→ **About this task**
Reading the listing below, restate each entry exactly as written.

→ **Given records**
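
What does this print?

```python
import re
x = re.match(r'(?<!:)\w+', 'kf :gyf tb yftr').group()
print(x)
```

With `match`, the pattern is implicitly anchored at the beginning.
The match spans [0:2] → 'kf'.

kf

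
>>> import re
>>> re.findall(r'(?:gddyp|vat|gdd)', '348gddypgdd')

`|` is ordered: at each position the engine commits to the first alternative that works.
Walking the string: at [3:8] → 'gddyp'; at [8:11] → 'gdd'.
No capturing groups, so `findall` returns the 2 full match strings.

['gddyp', 'gdd']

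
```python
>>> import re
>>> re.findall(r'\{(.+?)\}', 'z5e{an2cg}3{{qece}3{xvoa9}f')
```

A non-greedy quantifier consumes as few characters as it can — just enough that the remainder of the pattern still matches from where it stops; whatever follows it matches normally.
Walking the string: at [3:10] match '{an2cg}', group 1 = 'an2cg'; at [11:18] match '{{qece}', group 1 = '{qece'; at [19:26] match '{xvoa9}', group 1 = 'xvoa9'.
`findall` collects group 1 from each match (3 total).

['an2cg', '{qece', 'xvoa9']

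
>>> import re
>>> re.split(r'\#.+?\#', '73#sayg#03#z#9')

['73', '03', '9']

The `?` after the quantifier makes it lazy — it takes as little as possible before letting the rest of the pattern try.
Each match becomes a cut point; 3 segments remain.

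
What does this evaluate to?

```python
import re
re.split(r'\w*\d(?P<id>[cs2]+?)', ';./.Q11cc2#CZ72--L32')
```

[';./.', 'c', 'c2#', '2', '--', '2', '']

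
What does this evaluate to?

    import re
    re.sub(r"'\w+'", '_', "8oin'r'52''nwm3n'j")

"8oin_52'_j"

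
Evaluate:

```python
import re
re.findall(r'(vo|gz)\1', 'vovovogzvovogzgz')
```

`\1` has to match the exact text group 1 already captured.
Walking the string: at [0:4] match 'vovo', group 1 = 'vo'; at [8:12] match 'vovo', group 1 = 'vo'; at [12:16] match 'gzgz', group 1 = 'gz'.
With a single group, `findall` returns only what that group captured — 3 items.

['vo', 'vo', 'gz']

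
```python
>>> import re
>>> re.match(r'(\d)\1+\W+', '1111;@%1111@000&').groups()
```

('1',)

The match spans [0:7] → '1111;@%'.
Captured: group 1 = '1'.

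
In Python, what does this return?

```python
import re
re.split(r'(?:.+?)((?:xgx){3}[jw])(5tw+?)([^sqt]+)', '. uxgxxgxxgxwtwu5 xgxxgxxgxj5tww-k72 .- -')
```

['', 'xgxxgxxgxj', '5tw', 'w-k72 .- -', '']

The `?` after the quantifier makes it lazy — it takes as little as possible before letting the rest of the pattern try.
`re.split` interleaves the captured-group text with the surrounding fragments.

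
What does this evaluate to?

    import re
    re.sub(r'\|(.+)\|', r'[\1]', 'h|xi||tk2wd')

Matches: at [1:6] → '|xi||'.
`\1` in the replacement pulls in group 1's text for each match.

'h[xi|]tk2wd'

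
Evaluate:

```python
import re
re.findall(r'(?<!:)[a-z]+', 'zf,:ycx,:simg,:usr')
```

['zf', 'cx', 'img', 'sr']

A negative assertion filters positions out without eating any characters.
Matches: at [0:2] → 'zf'; at [5:7] → 'cx'; at [10:13] → 'img'; at [16:18] → 'sr'.
With no groups in the pattern, `findall` gives back each whole match — 4 here.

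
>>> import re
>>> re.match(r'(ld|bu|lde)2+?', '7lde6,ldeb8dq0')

None

With `match`, the pattern is implicitly anchored at the beginning.
Here position 0 doesn't satisfy it, so the call returns None.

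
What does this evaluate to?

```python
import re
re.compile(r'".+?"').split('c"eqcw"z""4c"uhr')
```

['c', 'z', 'uhr']

Splitting on the pattern gives 3 pieces.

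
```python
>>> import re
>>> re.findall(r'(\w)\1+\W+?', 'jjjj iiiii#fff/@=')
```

['j', 'i', 'f']

`\1` is not a pattern — it's the concrete string captured by group 1, re-applied verbatim.
Scanning left to right: at [0:5] match 'jjjj ', group 1 = 'j'; at [5:11] match 'iiiii#', group 1 = 'i'; at [11:15] match 'fff/', group 1 = 'f'.
One capturing group, so `findall` returns just the captured substring from each match — 3 in all.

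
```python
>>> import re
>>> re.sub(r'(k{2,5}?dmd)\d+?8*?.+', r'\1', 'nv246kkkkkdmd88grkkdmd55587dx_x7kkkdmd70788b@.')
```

'nv246kkkkkdmd'

Pattern: 2 to 5 of a literal 'k' (lazy), then the literal 'd', then the literal 'md' (captured); then one or more of a digit (lazy); then zero or more of the literal '8' (lazy), then one or more of any character.
Matches: at [5:46] → 'kkkkkdmd88grkkdmd55587dx_x7kkkdmd70788b@.'.
The replacement refers to a captured group, so each match is rewritten using its own captured text.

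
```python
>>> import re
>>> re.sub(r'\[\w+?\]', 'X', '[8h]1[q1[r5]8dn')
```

'X1[q1X8dn'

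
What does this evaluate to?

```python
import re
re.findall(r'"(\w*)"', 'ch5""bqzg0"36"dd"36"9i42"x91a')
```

Matches: at [3:5] match '""', group 1 = ''; at [10:14] match '"36"', group 1 = '36'; at [16:20] match '"36"', group 1 = '36'.
`findall` collects group 1 from each match (3 total).

['', '36', '36']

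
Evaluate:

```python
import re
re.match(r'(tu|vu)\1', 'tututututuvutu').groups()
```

The match spans [0:4] → 'tutu'.
Captured: group 1 = 'tu'.

('tu',)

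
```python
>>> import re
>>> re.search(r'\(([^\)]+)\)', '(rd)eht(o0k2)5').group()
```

'(rd)'

The match spans [0:4] → '(rd)'.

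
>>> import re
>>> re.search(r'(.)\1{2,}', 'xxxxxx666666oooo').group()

'xxxxxx'

A backreference is literal: `\1` must see the identical characters the first group matched.
Unlike `match`, `search` isn't anchored — it looks for the pattern anywhere in the string.
The match spans [0:6] → 'xxxxxx'.
Captured: group 1 = 'x'.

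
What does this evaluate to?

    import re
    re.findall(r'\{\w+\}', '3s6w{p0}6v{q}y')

Walking the string: at [4:8] → '{p0}'; at [10:13] → '{q}'.
Since nothing is captured, `findall` lists the 2 matched substrings directly.

['{p0}', '{q}']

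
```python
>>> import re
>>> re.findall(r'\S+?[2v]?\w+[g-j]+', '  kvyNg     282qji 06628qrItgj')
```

['kvyNg', '282qji', '06628qrItgj']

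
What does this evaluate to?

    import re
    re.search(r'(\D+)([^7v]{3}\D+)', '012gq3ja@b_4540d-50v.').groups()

('gq', '3ja@b_')

The match spans [3:11] → 'gq3ja@b_'.
Captured: group 1 = 'gq', group 2 = '3ja@b_'.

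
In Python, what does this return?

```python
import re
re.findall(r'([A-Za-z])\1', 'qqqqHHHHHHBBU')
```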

→ **Result for this exercise**
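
What does this print?

```python
import re
x = re.match(r'(?<!:)\w+', 'kf :gyf tb yftr').group()
print(x)
```

With `match`, the pattern is implicitly anchored at the beginning.
The match spans [0:2] → 'kf'.

kf

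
>>> import re
>>> re.findall(r'(?:gddyp|vat|gdd)', '348gddypgdd')

`|` is ordered: at each position the engine commits to the first alternative that works.
Walking the string: at [3:8] → 'gddyp'; at [8:11] → 'gdd'.
No capturing groups, so `findall` returns the 2 full match strings.

['gddyp', 'gdd']

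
```python
>>> import re
>>> re.findall(r'\{(.+?)\}', 'z5e{an2cg}3{{qece}3{xvoa9}f')
```

A non-greedy quantifier consumes as few characters as it can — just enough that the remainder of the pattern still matches from where it stops; whatever follows it matches normally.
Walking the string: at [3:10] match '{an2cg}', group 1 = 'an2cg'; at [11:18] match '{{qece}', group 1 = '{qece'; at [19:26] match '{xvoa9}', group 1 = 'xvoa9'.
`findall` collects group 1 from each match (3 total).

['an2cg', '{qece', 'xvoa9']

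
>>> import re
>>> re.split(r'\#.+?\#', '73#sayg#03#z#9')

['73', '03', '9']

The `?` after the quantifier makes it lazy — it takes as little as possible before letting the rest of the pattern try.
Each match becomes a cut point; 3 segments remain.

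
What does this evaluate to?

```python
import re
re.split(r'\w*\d(?P<id>[cs2]+?)', ';./.Q11cc2#CZ72--L32')
```

[';./.', 'c', 'c2#', '2', '--', '2', '']

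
What does this evaluate to?

    import re
    re.sub(r"'\w+'", '_', "8oin'r'52''nwm3n'j")

"8oin_52'_j"

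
Evaluate:

```python
import re
re.findall(r'(vo|gz)\1', 'vovovogzvovogzgz')
```

`\1` has to match the exact text group 1 already captured.
Walking the string: at [0:4] match 'vovo', group 1 = 'vo'; at [8:12] match 'vovo', group 1 = 'vo'; at [12:16] match 'gzgz', group 1 = 'gz'.
With a single group, `findall` returns only what that group captured — 3 items.

['vo', 'vo', 'gz']

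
```python
>>> import re
>>> re.match(r'(\d)\1+\W+', '1111;@%1111@000&').groups()
```

('1',)

The match spans [0:7] → '1111;@%'.
Captured: group 1 = '1'.

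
In Python, what does this return?

```python
import re
re.split(r'(?:.+?)((?:xgx){3}[jw])(5tw+?)([^sqt]+)', '. uxgxxgxxgxwtwu5 xgxxgxxgxj5tww-k72 .- -')
```

['', 'xgxxgxxgxj', '5tw', 'w-k72 .- -', '']

The `?` after the quantifier makes it lazy — it takes as little as possible before letting the rest of the pattern try.
`re.split` interleaves the captured-group text with the surrounding fragments.

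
What does this evaluate to?

    import re
    re.sub(r'\|(.+)\|', r'[\1]', 'h|xi||tk2wd')

Matches: at [1:6] → '|xi||'.
`\1` in the replacement pulls in group 1's text for each match.

'h[xi|]tk2wd'

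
Evaluate:

```python
import re
re.findall(r'(?<!:)[a-z]+', 'zf,:ycx,:simg,:usr')
```

['zf', 'cx', 'img', 'sr']

A negative assertion filters positions out without eating any characters.
Matches: at [0:2] → 'zf'; at [5:7] → 'cx'; at [10:13] → 'img'; at [16:18] → 'sr'.
With no groups in the pattern, `findall` gives back each whole match — 4 here.

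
>>> import re
>>> re.match(r'(ld|bu|lde)2+?', '7lde6,ldeb8dq0')

None

With `match`, the pattern is implicitly anchored at the beginning.
Here position 0 doesn't satisfy it, so the call returns None.

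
What does this evaluate to?

```python
import re
re.compile(r'".+?"').split('c"eqcw"z""4c"uhr')
```

['c', 'z', 'uhr']

Splitting on the pattern gives 3 pieces.

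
```python
>>> import re
>>> re.findall(r'(\w)\1+\W+?', 'jjjj iiiii#fff/@=')
```

['j', 'i', 'f']

`\1` is not a pattern — it's the concrete string captured by group 1, re-applied verbatim.
Scanning left to right: at [0:5] match 'jjjj ', group 1 = 'j'; at [5:11] match 'iiiii#', group 1 = 'i'; at [11:15] match 'fff/', group 1 = 'f'.
One capturing group, so `findall` returns just the captured substring from each match — 3 in all.

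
```python
>>> import re
>>> re.sub(r'(k{2,5}?dmd)\d+?8*?.+', r'\1', 'nv246kkkkkdmd88grkkdmd55587dx_x7kkkdmd70788b@.')
```

'nv246kkkkkdmd'

Pattern: 2 to 5 of a literal 'k' (lazy), then the literal 'd', then the literal 'md' (captured); then one or more of a digit (lazy); then zero or more of the literal '8' (lazy), then one or more of any character.
Matches: at [5:46] → 'kkkkkdmd88grkkdmd55587dx_x7kkkdmd70788b@.'.
The replacement refers to a captured group, so each match is rewritten using its own captured text.

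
```python
>>> import re
>>> re.sub(r'\[\w+?\]', 'X', '[8h]1[q1[r5]8dn')
```

'X1[q1X8dn'

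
What does this evaluate to?

```python
import re
re.findall(r'"(\w*)"', 'ch5""bqzg0"36"dd"36"9i42"x91a')
```

Matches: at [3:5] match '""', group 1 = ''; at [10:14] match '"36"', group 1 = '36'; at [16:20] match '"36"', group 1 = '36'.
`findall` collects group 1 from each match (3 total).

['', '36', '36']

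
Evaluate:

```python
import re
re.match(r'(tu|vu)\1', 'tututututuvutu').groups()
```

The match spans [0:4] → 'tutu'.
Captured: group 1 = 'tu'.

('tu',)

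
```python
>>> import re
>>> re.search(r'\(([^\)]+)\)', '(rd)eht(o0k2)5').group()
```

'(rd)'

The match spans [0:4] → '(rd)'.

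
>>> import re
>>> re.search(r'(.)\1{2,}', 'xxxxxx666666oooo').group()

'xxxxxx'

A backreference is literal: `\1` must see the identical characters the first group matched.
Unlike `match`, `search` isn't anchored — it looks for the pattern anywhere in the string.
The match spans [0:6] → 'xxxxxx'.
Captured: group 1 = 'x'.

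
What does this evaluate to?

    import re
    re.findall(r'\{\w+\}', '3s6w{p0}6v{q}y')

Walking the string: at [4:8] → '{p0}'; at [10:13] → '{q}'.
Since nothing is captured, `findall` lists the 2 matched substrings directly.

['{p0}', '{q}']

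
```python
>>> import re
>>> re.findall(r'\S+?[2v]?\w+[g-j]+', '  kvyNg     282qji 06628qrItgj')
```

['kvyNg', '282qji', '06628qrItgj']

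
What does this evaluate to?

    import re
    re.search(r'(\D+)([^7v]{3}\D+)', '012gq3ja@b_4540d-50v.').groups()

('gq', '3ja@b_')

The match spans [3:11] → 'gq3ja@b_'.
Captured: group 1 = 'gq', group 2 = '3ja@b_'.

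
In Python, what does this return?

```python
import re
re.findall(r'([A-Za-z])\1', 'qqqqHHHHHHBBU')
```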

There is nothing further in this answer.